— INFORMATION GIVEN —
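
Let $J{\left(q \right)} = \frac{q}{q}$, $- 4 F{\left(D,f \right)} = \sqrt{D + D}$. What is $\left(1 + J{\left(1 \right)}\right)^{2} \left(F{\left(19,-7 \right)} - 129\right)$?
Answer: $-516 - \sqrt{38} \approx -522.16$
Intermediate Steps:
$F{\left(D,f \right)} = - \frac{\sqrt{2} \sqrt{D}}{4}$ ($F{\left(D,f \right)} = - \frac{\sqrt{D + D}}{4} = - \frac{\sqrt{2 D}}{4} = - \frac{\sqrt{2} \sqrt{D}}{4}$)
$J{\left(q \right)} = 1$
$\left(1 + J{\left(1 \right)}\right)^{2} \left(F{\left(19,-7 \right)} - 129\right) = \left(1 + 1\right)^{2} \left(- \frac{\sqrt{2} \sqrt{19}}{4} - 129\right) = 2^{2} \left(- \frac{\sqrt{38}}{4} - 129\right) = 4 \left(-129 - \frac{\sqrt{38}}{4}\right) = -516 - \sqrt{38}$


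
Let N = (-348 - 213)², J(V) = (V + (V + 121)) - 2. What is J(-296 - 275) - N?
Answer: -315744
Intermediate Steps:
J(V) = 119 + 2*V (J(V) = (V + (121 + V)) - 2 = (121 + 2*V) - 2 = 119 + 2*V)
N = 314721 (N = (-561)² = 314721)
J(-296 - 275) - N = (119 + 2*(-296 - 275)) - 1*314721 = (119 + 2*(-571)) - 314721 = (119 - 1142) - 314721 = -1023 - 314721 = -315744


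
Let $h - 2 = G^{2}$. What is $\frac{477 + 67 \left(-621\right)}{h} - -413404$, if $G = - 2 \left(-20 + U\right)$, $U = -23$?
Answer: $\frac{169906759}{411} \approx 4.134 \cdot 10^{5}$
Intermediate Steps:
$G = 86$ ($G = - 2 \left(-20 - 23\right) = \left(-2\right) \left(-43\right) = 86$)
$h = 7398$ ($h = 2 + 86^{2} = 2 + 7396 = 7398$)
$\frac{477 + 67 \left(-621\right)}{h} - -413404 = \frac{477 + 67 \left(-621\right)}{7398} - -413404 = \left(477 - 41607\right) \frac{1}{7398} + 413404 = \left(-41130\right) \frac{1}{7398} + 413404 = - \frac{2285}{411} + 413404 = \frac{169906759}{411}$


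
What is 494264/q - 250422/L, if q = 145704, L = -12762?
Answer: 99063158/4304339 ≈ 23.015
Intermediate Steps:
494264/q - 250422/L = 494264/145704 - 250422/(-12762) = 494264*(1/145704) - 250422*(-1/12762) = 61783/18213 + 41737/2127 = 99063158/4304339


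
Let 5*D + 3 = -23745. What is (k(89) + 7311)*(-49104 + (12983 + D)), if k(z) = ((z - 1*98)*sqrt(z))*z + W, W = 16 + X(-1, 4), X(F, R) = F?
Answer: -1497090078/5 + 163686753*sqrt(89)/5 ≈ 9.4255e+6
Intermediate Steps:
D = -23748/5 (D = -3/5 + (1/5)*(-23745) = -3/5 - 4749 = -23748/5 ≈ -4749.6)
W = 15 (W = 16 - 1 = 15)
k(z) = 15 + z**(3/2)*(-98 + z) (k(z) = ((z - 1*98)*sqrt(z))*z + 15 = ((z - 98)*sqrt(z))*z + 15 = ((-98 + z)*sqrt(z))*z + 15 = (sqrt(z)*(-98 + z))*z + 15 = z**(3/2)*(-98 + z) + 15 = 15 + z**(3/2)*(-98 + z))
(k(89) + 7311)*(-49104 + (12983 + D)) = ((15 + 89**(5/2) - 8722*sqrt(89)) + 7311)*(-49104 + (12983 - 23748/5)) = ((15 + 7921*sqrt(89) - 8722*sqrt(89)) + 7311)*(-49104 + 41167/5) = ((15 + 7921*sqrt(89) - 8722*sqrt(89)) + 7311)*(-204353/5) = ((15 - 801*sqrt(89)) + 7311)*(-204353/5) = (7326 - 801*sqrt(89))*(-204353/5) = -1497090078/5 + 163686753*sqrt(89)/5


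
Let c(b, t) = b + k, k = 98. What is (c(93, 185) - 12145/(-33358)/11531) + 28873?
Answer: 11179499524417/384651098 ≈ 29064.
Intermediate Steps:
c(b, t) = 98 + b (c(b, t) = b + 98 = 98 + b)
(c(93, 185) - 12145/(-33358)/11531) + 28873 = ((98 + 93) - 12145/(-33358)/11531) + 28873 = (191 - 12145*(-1/33358)*(1/11531)) + 28873 = (191 + (12145/33358)*(1/11531)) + 28873 = (191 + 12145/384651098) + 28873 = 73468371863/384651098 + 28873 = 11179499524417/384651098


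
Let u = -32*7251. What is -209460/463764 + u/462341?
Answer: -17037502859/17868092627 ≈ -0.95352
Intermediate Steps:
u = -232032
-209460/463764 + u/462341 = -209460/463764 - 232032/462341 = -209460*1/463764 - 232032*1/462341 = -17455/38647 - 232032/462341 = -17037502859/17868092627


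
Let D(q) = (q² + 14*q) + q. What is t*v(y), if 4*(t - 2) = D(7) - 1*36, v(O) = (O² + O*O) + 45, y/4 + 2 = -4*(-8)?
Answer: 1817235/2 ≈ 9.0862e+5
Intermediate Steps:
D(q) = q² + 15*q
y = 120 (y = -8 + 4*(-4*(-8)) = -8 + 4*32 = -8 + 128 = 120)
v(O) = 45 + 2*O² (v(O) = (O² + O²) + 45 = 2*O² + 45 = 45 + 2*O²)
t = 63/2 (t = 2 + (7*(15 + 7) - 1*36)/4 = 2 + (7*22 - 36)/4 = 2 + (154 - 36)/4 = 2 + (¼)*118 = 2 + 59/2 = 63/2 ≈ 31.500)
t*v(y) = 63*(45 + 2*120²)/2 = 63*(45 + 2*14400)/2 = 63*(45 + 28800)/2 = (63/2)*28845 = 1817235/2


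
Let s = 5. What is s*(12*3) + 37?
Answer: 217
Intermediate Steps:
s*(12*3) + 37 = 5*(12*3) + 37 = 5*36 + 37 = 180 + 37 = 217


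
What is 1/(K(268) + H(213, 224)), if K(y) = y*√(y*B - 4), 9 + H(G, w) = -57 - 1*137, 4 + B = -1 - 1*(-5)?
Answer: -203/328505 - 536*I/328505 ≈ -0.00061795 - 0.0016316*I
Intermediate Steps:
B = 0 (B = -4 + (-1 - 1*(-5)) = -4 + (-1 + 5) = -4 + 4 = 0)
H(G, w) = -203 (H(G, w) = -9 + (-57 - 1*137) = -9 + (-57 - 137) = -9 - 194 = -203)
K(y) = 2*I*y (K(y) = y*√(y*0 - 4) = y*√(0 - 4) = y*√(-4) = y*(2*I) = 2*I*y)
1/(K(268) + H(213, 224)) = 1/(2*I*268 - 203) = 1/(536*I - 203) = 1/(-203 + 536*I) = (-203 - 536*I)/328505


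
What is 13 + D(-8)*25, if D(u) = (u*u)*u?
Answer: -12787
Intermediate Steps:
D(u) = u³ (D(u) = u²*u = u³)
13 + D(-8)*25 = 13 + (-8)³*25 = 13 - 512*25 = 13 - 12800 = -12787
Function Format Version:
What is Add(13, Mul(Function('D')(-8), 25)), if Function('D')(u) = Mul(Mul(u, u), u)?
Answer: -12787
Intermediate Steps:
Function('D')(u) = Pow(u, 3) (Function('D')(u) = Mul(Pow(u, 2), u) = Pow(u, 3))
Add(13, Mul(Function('D')(-8), 25)) = Add(13, Mul(Pow(-8, 3), 25)) = Add(13, Mul(-512, 25)) = Add(13, -12800) = -12787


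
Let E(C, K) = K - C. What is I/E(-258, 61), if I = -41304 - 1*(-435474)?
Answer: 394170/319 ≈ 1235.6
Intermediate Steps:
I = 394170 (I = -41304 + 435474 = 394170)
I/E(-258, 61) = 394170/(61 - 1*(-258)) = 394170/(61 + 258) = 394170/319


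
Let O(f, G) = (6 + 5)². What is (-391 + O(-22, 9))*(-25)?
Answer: 6750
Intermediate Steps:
O(f, G) = 121 (O(f, G) = 11² = 121)
(-391 + O(-22, 9))*(-25) = (-391 + 121)*(-25) = -270*(-25) = 6750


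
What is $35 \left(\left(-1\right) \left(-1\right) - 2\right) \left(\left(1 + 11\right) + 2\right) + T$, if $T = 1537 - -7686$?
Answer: $8733$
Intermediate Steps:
$T = 9223$ ($T = 1537 + 7686 = 9223$)
$35 \left(\left(-1\right) \left(-1\right) - 2\right) \left(\left(1 + 11\right) + 2\right) + T = 35 \left(\left(-1\right) \left(-1\right) - 2\right) \left(\left(1 + 11\right) + 2\right) + 9223 = 35 \left(1 - 2\right) \left(12 + 2\right) + 9223 = 35 \left(-1\right) 14 + 9223 = \left(-35\right) 14 + 9223 = -490 + 9223 = 8733$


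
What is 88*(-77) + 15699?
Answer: 8923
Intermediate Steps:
88*(-77) + 15699 = -6776 + 15699 = 8923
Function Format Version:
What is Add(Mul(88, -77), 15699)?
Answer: 8923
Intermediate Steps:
Add(Mul(88, -77), 15699) = Add(-6776, 15699) = 8923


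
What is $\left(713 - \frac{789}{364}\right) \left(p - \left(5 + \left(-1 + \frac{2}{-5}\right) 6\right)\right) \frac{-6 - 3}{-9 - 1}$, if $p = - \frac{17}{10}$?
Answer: $\frac{39587679}{36400} \approx 1087.6$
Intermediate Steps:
$p = - \frac{17}{10}$ ($p = \left(-17\right) \frac{1}{10} = - \frac{17}{10} \approx -1.7$)
$\left(713 - \frac{789}{364}\right) \left(p - \left(5 + \left(-1 + \frac{2}{-5}\right) 6\right)\right) \frac{-6 - 3}{-9 - 1} = \left(713 - \frac{789}{364}\right) \left(- \frac{17}{10} - \left(5 + \left(-1 + \frac{2}{-5}\right) 6\right)\right) \frac{-6 - 3}{-9 - 1} = \left(713 - \frac{789}{364}\right) \left(- \frac{17}{10} - \left(5 + \left(-1 + 2 \left(- \frac{1}{5}\right)\right) 6\right)\right) \left(- \frac{9}{-10}\right) = \left(713 - \frac{789}{364}\right) \left(- \frac{17}{10} - \left(5 + \left(-1 - \frac{2}{5}\right) 6\right)\right) \left(\left(-9\right) \left(- \frac{1}{10}\right)\right) = \frac{258743 \left(- \frac{17}{10} - \left(5 - \frac{42}{5}\right)\right) \frac{9}{10}}{364} = \frac{258743 \left(- \frac{17}{10} - - \frac{17}{5}\right) \frac{9}{10}}{364} = \frac{258743 \left(- \frac{17}{10} + \left(-5 + \frac{42}{5}\right)\right) \frac{9}{10}}{364} = \frac{258743 \left(- \frac{17}{10} + \frac{17}{5}\right) \frac{9}{10}}{364} = \frac{258743 \cdot \frac{17}{10} \cdot \frac{9}{10}}{364} = \frac{258743}{364} \cdot \frac{153}{100} = \frac{39587679}{36400}$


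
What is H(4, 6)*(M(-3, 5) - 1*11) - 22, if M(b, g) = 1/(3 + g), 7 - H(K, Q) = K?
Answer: -437/8 ≈ -54.625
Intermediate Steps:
H(K, Q) = 7 - K
H(4, 6)*(M(-3, 5) - 1*11) - 22 = (7 - 1*4)*(1/(3 + 5) - 1*11) - 22 = (7 - 4)*(1/8 - 11) - 22 = 3*(⅛ - 11) - 22 = 3*(-87/8) - 22 = -261/8 - 22 = -437/8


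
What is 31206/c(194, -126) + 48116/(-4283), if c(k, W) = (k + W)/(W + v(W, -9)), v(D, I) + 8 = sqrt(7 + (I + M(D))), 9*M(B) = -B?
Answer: -4478270455/72811 + 15603*sqrt(3)/17 ≈ -59916.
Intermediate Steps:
M(B) = -B/9 (M(B) = (-B)/9 = -B/9)
v(D, I) = -8 + sqrt(7 + I - D/9) (v(D, I) = -8 + sqrt(7 + (I - D/9)) = -8 + sqrt(7 + I - D/9))
c(k, W) = (W + k)/(-8 + W + sqrt(-18 - W)/3) (c(k, W) = (k + W)/(W + (-8 + sqrt(63 - W + 9*(-9))/3)) = (W + k)/(W + (-8 + sqrt(63 - W - 81)/3)) = (W + k)/(W + (-8 + sqrt(-18 - W)/3)) = (W + k)/(-8 + W + sqrt(-18 - W)/3))
31206/c(194, -126) + 48116/(-4283) = 31206/((3*(-126 + 194)/(-24 + sqrt(-18 - 1*(-126)) + 3*(-126)))) + 48116/(-4283) = 31206/((3*68/(-24 + sqrt(-18 + 126) - 378))) + 48116*(-1/4283) = 31206/((3*68/(-24 + sqrt(108) - 378))) - 48116/4283 = 31206/((3*68/(-24 + 6*sqrt(3) - 378))) - 48116/4283 = 31206/((3*68/(-402 + 6*sqrt(3)))) - 48116/4283 = 31206/((204/(-402 + 6*sqrt(3)))) - 48116/4283 = 31206*(-67/34 + sqrt(3)/34) - 48116/4283 = (-1045401/17 + 15603*sqrt(3)/17) - 48116/4283 = -4478270455/72811 + 15603*sqrt(3)/17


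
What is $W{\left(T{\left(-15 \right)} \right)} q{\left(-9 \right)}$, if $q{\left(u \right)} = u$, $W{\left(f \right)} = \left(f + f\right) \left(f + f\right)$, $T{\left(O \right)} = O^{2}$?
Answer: $-1822500$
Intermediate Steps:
$W{\left(f \right)} = 4 f^{2}$ ($W{\left(f \right)} = 2 f 2 f = 4 f^{2}$)
$W{\left(T{\left(-15 \right)} \right)} q{\left(-9 \right)} = 4 \left(\left(-15\right)^{2}\right)^{2} \left(-9\right) = 4 \cdot 225^{2} \left(-9\right) = 4 \cdot 50625 \left(-9\right) = 202500 \left(-9\right) = -1822500$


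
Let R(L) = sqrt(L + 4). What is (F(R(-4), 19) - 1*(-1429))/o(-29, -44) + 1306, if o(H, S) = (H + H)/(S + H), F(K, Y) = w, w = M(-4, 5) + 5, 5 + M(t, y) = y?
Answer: 90215/29 ≈ 3110.9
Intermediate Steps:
M(t, y) = -5 + y
R(L) = sqrt(4 + L)
w = 5 (w = (-5 + 5) + 5 = 0 + 5 = 5)
F(K, Y) = 5
o(H, S) = 2*H/(H + S) (o(H, S) = (2*H)/(H + S) = 2*H/(H + S))
(F(R(-4), 19) - 1*(-1429))/o(-29, -44) + 1306 = (5 - 1*(-1429))/((2*(-29)/(-29 - 44))) + 1306 = (5 + 1429)/((2*(-29)/(-73))) + 1306 = 1434/((2*(-29)*(-1/73))) + 1306 = 1434/(58/73) + 1306 = 1434*(73/58) + 1306 = 52341/29 + 1306 = 90215/29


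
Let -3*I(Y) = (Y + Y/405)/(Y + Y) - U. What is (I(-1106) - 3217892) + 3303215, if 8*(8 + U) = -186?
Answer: 414618343/4860 ≈ 85312.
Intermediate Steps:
U = -125/4 (U = -8 + (⅛)*(-186) = -8 - 93/4 = -125/4 ≈ -31.250)
I(Y) = -51437/4860 (I(Y) = -((Y + Y/405)/(Y + Y) - 1*(-125/4))/3 = -((Y + Y*(1/405))/((2*Y)) + 125/4)/3 = -((Y + Y/405)*(1/(2*Y)) + 125/4)/3 = -((406*Y/405)*(1/(2*Y)) + 125/4)/3 = -(203/405 + 125/4)/3 = -⅓*51437/1620 = -51437/4860)
(I(-1106) - 3217892) + 3303215 = (-51437/4860 - 3217892) + 3303215 = -15639006557/4860 + 3303215 = 414618343/4860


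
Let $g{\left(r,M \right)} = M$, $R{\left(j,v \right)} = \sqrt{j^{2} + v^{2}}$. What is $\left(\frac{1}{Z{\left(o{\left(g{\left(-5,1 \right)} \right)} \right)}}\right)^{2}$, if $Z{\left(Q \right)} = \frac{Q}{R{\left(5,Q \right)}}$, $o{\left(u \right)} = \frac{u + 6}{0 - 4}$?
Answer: $\frac{449}{49} \approx 9.1633$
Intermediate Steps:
$o{\left(u \right)} = - \frac{3}{2} - \frac{u}{4}$ ($o{\left(u \right)} = \frac{6 + u}{-4} = \left(6 + u\right) \left(- \frac{1}{4}\right) = - \frac{3}{2} - \frac{u}{4}$)
$Z{\left(Q \right)} = \frac{Q}{\sqrt{25 + Q^{2}}}$ ($Z{\left(Q \right)} = \frac{Q}{\sqrt{5^{2} + Q^{2}}} = \frac{Q}{\sqrt{25 + Q^{2}}}$)
$\left(\frac{1}{Z{\left(o{\left(g{\left(-5,1 \right)} \right)} \right)}}\right)^{2} = \left(\frac{1}{\left(- \frac{3}{2} - \frac{1}{4}\right) \frac{1}{\sqrt{25 + \left(- \frac{3}{2} - \frac{1}{4}\right)^{2}}}}\right)^{2} = \left(\frac{1}{\left(- \frac{7}{4}\right) \frac{1}{\sqrt{25 + \left(- \frac{7}{4}\right)^{2}}}}\right)^{2} = \left(\frac{1}{\left(- \frac{7}{4}\right) \frac{1}{\sqrt{25 + \frac{49}{16}}}}\right)^{2} = \left(\frac{1}{\left(- \frac{7}{4}\right) \frac{1}{\sqrt{\frac{449}{16}}}}\right)^{2} = \left(\frac{1}{\left(- \frac{7}{4}\right) \frac{4 \sqrt{449}}{449}}\right)^{2} = \left(\frac{1}{\left(- \frac{7}{449}\right) \sqrt{449}}\right)^{2} = \left(- \frac{\sqrt{449}}{7}\right)^{2} = \frac{449}{49}$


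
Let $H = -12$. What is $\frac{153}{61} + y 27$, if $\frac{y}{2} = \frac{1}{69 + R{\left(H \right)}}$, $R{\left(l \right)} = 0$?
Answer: $\frac{4617}{1403} \approx 3.2908$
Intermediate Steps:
$y = \frac{2}{69}$ ($y = \frac{2}{69 + 0} = \frac{2}{69} \approx 0.028986$)
$\frac{153}{61} + y 27 = \frac{153}{61} + \frac{2}{69} \cdot 27 = 153 \cdot \frac{1}{61} + \frac{18}{23} = \frac{153}{61} + \frac{18}{23} = \frac{4617}{1403}$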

— THE PROBLEM —
Please output exactly the lines between the one holding "What is 1/(K(268)" and the one holding "Answer: -203/328505 - 536*I/328505" in the records above, inclusive, and nothing more.

— ANSWER SECTION —
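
What is 1/(K(268) + H(213, 224)), if K(y) = y*√(y*B - 4), 9 + H(G, w) = -57 - 1*137, 4 + B = -1 - 1*(-5)?
Answer: -203/328505 - 536*I/328505 ≈ -0.00061795 - 0.0016316*I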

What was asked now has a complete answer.